### Task item
Write out each line of the material again, word for word.

### Input material
##############################
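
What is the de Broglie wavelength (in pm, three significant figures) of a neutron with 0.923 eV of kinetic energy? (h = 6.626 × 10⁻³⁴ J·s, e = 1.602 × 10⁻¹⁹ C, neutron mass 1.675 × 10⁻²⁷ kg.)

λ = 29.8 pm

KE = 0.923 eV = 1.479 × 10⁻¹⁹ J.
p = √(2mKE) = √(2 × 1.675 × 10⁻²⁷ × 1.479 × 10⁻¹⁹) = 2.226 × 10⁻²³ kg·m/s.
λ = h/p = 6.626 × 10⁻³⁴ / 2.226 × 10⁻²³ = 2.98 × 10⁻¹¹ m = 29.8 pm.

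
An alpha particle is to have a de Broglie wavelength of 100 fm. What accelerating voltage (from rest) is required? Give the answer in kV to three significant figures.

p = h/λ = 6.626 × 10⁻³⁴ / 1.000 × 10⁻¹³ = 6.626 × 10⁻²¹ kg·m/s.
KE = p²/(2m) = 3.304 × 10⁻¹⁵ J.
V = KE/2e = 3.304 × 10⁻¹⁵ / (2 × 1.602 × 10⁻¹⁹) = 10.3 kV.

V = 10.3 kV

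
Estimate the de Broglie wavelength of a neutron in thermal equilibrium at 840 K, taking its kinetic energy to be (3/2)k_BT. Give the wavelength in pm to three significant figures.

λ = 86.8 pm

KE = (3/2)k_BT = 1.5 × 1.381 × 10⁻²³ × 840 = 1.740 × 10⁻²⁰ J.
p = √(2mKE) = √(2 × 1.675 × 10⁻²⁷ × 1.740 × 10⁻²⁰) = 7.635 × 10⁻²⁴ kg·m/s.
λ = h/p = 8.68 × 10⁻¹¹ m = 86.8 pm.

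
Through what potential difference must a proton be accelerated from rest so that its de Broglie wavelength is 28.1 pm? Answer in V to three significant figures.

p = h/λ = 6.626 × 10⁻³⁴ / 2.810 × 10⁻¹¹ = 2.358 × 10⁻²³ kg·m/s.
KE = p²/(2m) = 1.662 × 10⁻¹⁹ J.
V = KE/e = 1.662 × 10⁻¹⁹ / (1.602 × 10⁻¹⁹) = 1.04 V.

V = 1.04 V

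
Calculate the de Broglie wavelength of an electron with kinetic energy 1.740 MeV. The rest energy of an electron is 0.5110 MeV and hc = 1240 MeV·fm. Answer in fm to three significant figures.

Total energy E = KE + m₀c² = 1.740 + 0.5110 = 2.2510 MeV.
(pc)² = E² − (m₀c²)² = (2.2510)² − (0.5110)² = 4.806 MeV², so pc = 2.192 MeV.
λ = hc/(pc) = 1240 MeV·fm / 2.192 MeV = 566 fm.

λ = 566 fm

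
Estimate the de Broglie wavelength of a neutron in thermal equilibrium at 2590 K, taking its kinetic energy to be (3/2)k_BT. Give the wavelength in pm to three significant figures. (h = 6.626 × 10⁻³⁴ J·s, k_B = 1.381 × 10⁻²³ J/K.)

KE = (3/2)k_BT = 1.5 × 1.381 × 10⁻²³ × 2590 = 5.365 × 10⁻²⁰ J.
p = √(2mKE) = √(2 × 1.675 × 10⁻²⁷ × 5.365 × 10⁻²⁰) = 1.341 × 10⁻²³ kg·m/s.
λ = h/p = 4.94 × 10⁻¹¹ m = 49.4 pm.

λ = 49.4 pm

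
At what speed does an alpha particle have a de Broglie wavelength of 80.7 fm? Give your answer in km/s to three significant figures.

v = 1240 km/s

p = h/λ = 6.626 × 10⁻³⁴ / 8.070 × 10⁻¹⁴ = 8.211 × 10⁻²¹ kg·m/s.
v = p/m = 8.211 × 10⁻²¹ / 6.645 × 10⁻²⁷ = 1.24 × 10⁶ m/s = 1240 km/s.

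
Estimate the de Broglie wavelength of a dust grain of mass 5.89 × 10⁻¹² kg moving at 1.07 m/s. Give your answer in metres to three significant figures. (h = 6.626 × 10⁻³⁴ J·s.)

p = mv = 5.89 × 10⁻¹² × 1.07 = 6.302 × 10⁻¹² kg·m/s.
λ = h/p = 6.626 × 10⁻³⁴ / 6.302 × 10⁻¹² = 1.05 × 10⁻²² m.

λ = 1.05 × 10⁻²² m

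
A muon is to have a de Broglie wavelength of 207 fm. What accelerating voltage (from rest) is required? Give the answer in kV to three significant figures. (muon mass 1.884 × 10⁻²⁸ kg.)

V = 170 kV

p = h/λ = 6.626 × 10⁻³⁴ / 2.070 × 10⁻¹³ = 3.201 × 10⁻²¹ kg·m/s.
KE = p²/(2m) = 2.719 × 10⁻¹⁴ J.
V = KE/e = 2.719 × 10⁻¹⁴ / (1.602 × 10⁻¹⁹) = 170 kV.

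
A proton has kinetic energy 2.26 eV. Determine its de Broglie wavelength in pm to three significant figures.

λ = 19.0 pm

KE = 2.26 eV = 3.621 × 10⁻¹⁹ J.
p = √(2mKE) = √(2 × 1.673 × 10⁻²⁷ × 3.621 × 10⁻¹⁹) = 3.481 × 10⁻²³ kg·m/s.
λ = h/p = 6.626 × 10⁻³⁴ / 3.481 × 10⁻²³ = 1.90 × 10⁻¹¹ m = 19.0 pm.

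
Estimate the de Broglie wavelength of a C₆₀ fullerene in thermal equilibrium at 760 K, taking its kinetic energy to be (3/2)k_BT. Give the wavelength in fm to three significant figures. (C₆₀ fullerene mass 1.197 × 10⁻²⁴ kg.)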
##############################
### Answer to this exercise
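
What is the de Broglie wavelength (in pm, three significant figures) of a neutron with 0.923 eV of kinetic energy? (h = 6.626 × 10⁻³⁴ J·s, e = 1.602 × 10⁻¹⁹ C, neutron mass 1.675 × 10⁻²⁷ kg.)

λ = 29.8 pm

KE = 0.923 eV = 1.479 × 10⁻¹⁹ J.
p = √(2mKE) = √(2 × 1.675 × 10⁻²⁷ × 1.479 × 10⁻¹⁹) = 2.226 × 10⁻²³ kg·m/s.
λ = h/p = 6.626 × 10⁻³⁴ / 2.226 × 10⁻²³ = 2.98 × 10⁻¹¹ m = 29.8 pm.

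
An alpha particle is to have a de Broglie wavelength of 100 fm. What accelerating voltage (from rest) is required? Give the answer in kV to three significant figures.

p = h/λ = 6.626 × 10⁻³⁴ / 1.000 × 10⁻¹³ = 6.626 × 10⁻²¹ kg·m/s.
KE = p²/(2m) = 3.304 × 10⁻¹⁵ J.
V = KE/2e = 3.304 × 10⁻¹⁵ / (2 × 1.602 × 10⁻¹⁹) = 10.3 kV.

V = 10.3 kV

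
Estimate the de Broglie wavelength of a neutron in thermal equilibrium at 840 K, taking its kinetic energy to be (3/2)k_BT. Give the wavelength in pm to three significant figures.

λ = 86.8 pm

KE = (3/2)k_BT = 1.5 × 1.381 × 10⁻²³ × 840 = 1.740 × 10⁻²⁰ J.
p = √(2mKE) = √(2 × 1.675 × 10⁻²⁷ × 1.740 × 10⁻²⁰) = 7.635 × 10⁻²⁴ kg·m/s.
λ = h/p = 8.68 × 10⁻¹¹ m = 86.8 pm.

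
Through what potential difference must a proton be accelerated from rest so that its de Broglie wavelength is 28.1 pm? Answer in V to three significant figures.

p = h/λ = 6.626 × 10⁻³⁴ / 2.810 × 10⁻¹¹ = 2.358 × 10⁻²³ kg·m/s.
KE = p²/(2m) = 1.662 × 10⁻¹⁹ J.
V = KE/e = 1.662 × 10⁻¹⁹ / (1.602 × 10⁻¹⁹) = 1.04 V.

V = 1.04 V

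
Calculate the de Broglie wavelength of an electron with kinetic energy 1.740 MeV. The rest energy of an electron is 0.5110 MeV and hc = 1240 MeV·fm. Answer in fm to three significant figures.

Total energy E = KE + m₀c² = 1.740 + 0.5110 = 2.2510 MeV.
(pc)² = E² − (m₀c²)² = (2.2510)² − (0.5110)² = 4.806 MeV², so pc = 2.192 MeV.
λ = hc/(pc) = 1240 MeV·fm / 2.192 MeV = 566 fm.

λ = 566 fm

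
Estimate the de Broglie wavelength of a neutron in thermal equilibrium at 2590 K, taking its kinetic energy to be (3/2)k_BT. Give the wavelength in pm to three significant figures. (h = 6.626 × 10⁻³⁴ J·s, k_B = 1.381 × 10⁻²³ J/K.)

KE = (3/2)k_BT = 1.5 × 1.381 × 10⁻²³ × 2590 = 5.365 × 10⁻²⁰ J.
p = √(2mKE) = √(2 × 1.675 × 10⁻²⁷ × 5.365 × 10⁻²⁰) = 1.341 × 10⁻²³ kg·m/s.
λ = h/p = 4.94 × 10⁻¹¹ m = 49.4 pm.

λ = 49.4 pm

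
At what speed does an alpha particle have a de Broglie wavelength of 80.7 fm? Give your answer in km/s to three significant figures.

v = 1240 km/s

p = h/λ = 6.626 × 10⁻³⁴ / 8.070 × 10⁻¹⁴ = 8.211 × 10⁻²¹ kg·m/s.
v = p/m = 8.211 × 10⁻²¹ / 6.645 × 10⁻²⁷ = 1.24 × 10⁶ m/s = 1240 km/s.

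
Estimate the de Broglie wavelength of a dust grain of mass 5.89 × 10⁻¹² kg moving at 1.07 m/s. Give your answer in metres to three significant figures. (h = 6.626 × 10⁻³⁴ J·s.)

p = mv = 5.89 × 10⁻¹² × 1.07 = 6.302 × 10⁻¹² kg·m/s.
λ = h/p = 6.626 × 10⁻³⁴ / 6.302 × 10⁻¹² = 1.05 × 10⁻²² m.

λ = 1.05 × 10⁻²² m

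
A muon is to have a de Broglie wavelength of 207 fm. What accelerating voltage (from rest) is required? Give the answer in kV to three significant figures. (muon mass 1.884 × 10⁻²⁸ kg.)

V = 170 kV

p = h/λ = 6.626 × 10⁻³⁴ / 2.070 × 10⁻¹³ = 3.201 × 10⁻²¹ kg·m/s.
KE = p²/(2m) = 2.719 × 10⁻¹⁴ J.
V = KE/e = 2.719 × 10⁻¹⁴ / (1.602 × 10⁻¹⁹) = 170 kV.

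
A proton has kinetic energy 2.26 eV. Determine its de Broglie wavelength in pm to three significant figures.

λ = 19.0 pm

KE = 2.26 eV = 3.621 × 10⁻¹⁹ J.
p = √(2mKE) = √(2 × 1.673 × 10⁻²⁷ × 3.621 × 10⁻¹⁹) = 3.481 × 10⁻²³ kg·m/s.
λ = h/p = 6.626 × 10⁻³⁴ / 3.481 × 10⁻²³ = 1.90 × 10⁻¹¹ m = 19.0 pm.

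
Estimate the de Broglie wavelength of a C₆₀ fullerene in thermal equilibrium at 760 K, taking its kinetic energy to be (3/2)k_BT. Give the wavelength in fm to three significant figures. (C₆₀ fullerene mass 1.197 × 10⁻²⁴ kg.)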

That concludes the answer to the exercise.